- [The task] Repeat each record below exactly as given.

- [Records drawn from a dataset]

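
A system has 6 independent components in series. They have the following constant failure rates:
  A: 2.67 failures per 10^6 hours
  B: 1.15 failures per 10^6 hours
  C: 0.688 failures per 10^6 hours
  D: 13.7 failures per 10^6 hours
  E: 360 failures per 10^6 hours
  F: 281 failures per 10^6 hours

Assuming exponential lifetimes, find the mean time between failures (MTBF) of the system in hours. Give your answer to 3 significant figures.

Series of exponential components: λ_sys = Σ λ_i
λ_sys = 0.00000267 + 0.00000115 + 0.000000688 + 0.0000137 + 0.000360 + 0.000281 = 6.5921e-04 /h
MTBF = 1 / λ_sys = 1520 h

1520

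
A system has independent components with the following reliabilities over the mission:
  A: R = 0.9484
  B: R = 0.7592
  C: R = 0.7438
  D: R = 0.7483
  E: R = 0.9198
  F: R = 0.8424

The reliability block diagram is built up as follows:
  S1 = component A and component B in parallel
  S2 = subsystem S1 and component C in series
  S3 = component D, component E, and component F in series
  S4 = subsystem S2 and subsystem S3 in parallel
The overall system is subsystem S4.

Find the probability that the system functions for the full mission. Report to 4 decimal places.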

- [Exercise answer]
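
A system has 6 independent components in series. They have the following constant failure rates:
  A: 2.67 failures per 10^6 hours
  B: 1.15 failures per 10^6 hours
  C: 0.688 failures per 10^6 hours
  D: 13.7 failures per 10^6 hours
  E: 360 failures per 10^6 hours
  F: 281 failures per 10^6 hours

Assuming exponential lifetimes, find the mean time between failures (MTBF) of the system in hours. Give your answer to 3 significant figures.

Series of exponential components: λ_sys = Σ λ_i
λ_sys = 0.00000267 + 0.00000115 + 0.000000688 + 0.0000137 + 0.000360 + 0.000281 = 6.5921e-04 /h
MTBF = 1 / λ_sys = 1520 h

1520

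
A system has independent components with the following reliabilities over the mission:
  A: R = 0.9484
  B: R = 0.7592
  C: R = 0.7438
  D: R = 0.7483
  E: R = 0.9198
  F: R = 0.8424

The reliability block diagram is built up as follows:
  S1 = component A and component B in parallel
  S2 = subsystem S1 and component C in series
  S3 = component D, component E, and component F in series
  S4 = subsystem S2 and subsystem S3 in parallel
The overall system is subsystem S4.

Find the probability that the system functions for the full mission. Report to 4 decimal places.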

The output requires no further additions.